- **What is needed**:
Go through the entries below and count the lines holding the word "frac". Reply with only the number, please.

- **Data extracts**:
□ □ □
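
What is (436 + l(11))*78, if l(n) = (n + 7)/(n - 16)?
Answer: 168636/5 ≈ 33727.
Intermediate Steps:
l(n) = (7 + n)/(-16 + n)
(436 + l(11))*78 = (436 + (7 + 11)/(-16 + 11))*78 = (436 + 18/(-5))*78 = (436 - ⅕*18)*78 = (436 - 18/5)*78 = (2162/5)*78 = 168636/5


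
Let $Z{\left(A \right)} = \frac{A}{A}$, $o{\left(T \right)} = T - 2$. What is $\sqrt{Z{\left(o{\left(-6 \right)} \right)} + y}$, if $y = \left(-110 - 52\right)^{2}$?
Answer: $\sqrt{26245} \approx 162.0$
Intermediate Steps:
$o{\left(T \right)} = -2 + T$ ($o{\left(T \right)} = T - 2 = -2 + T$)
$y = 26244$ ($y = \left(-162\right)^{2} = 26244$)
$Z{\left(A \right)} = 1$
$\sqrt{Z{\left(o{\left(-6 \right)} \right)} + y} = \sqrt{1 + 26244} = \sqrt{26245}$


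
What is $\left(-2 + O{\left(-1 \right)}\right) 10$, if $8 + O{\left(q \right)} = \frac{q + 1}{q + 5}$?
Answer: $-100$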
□ □ □
- **Exercise solution**:
2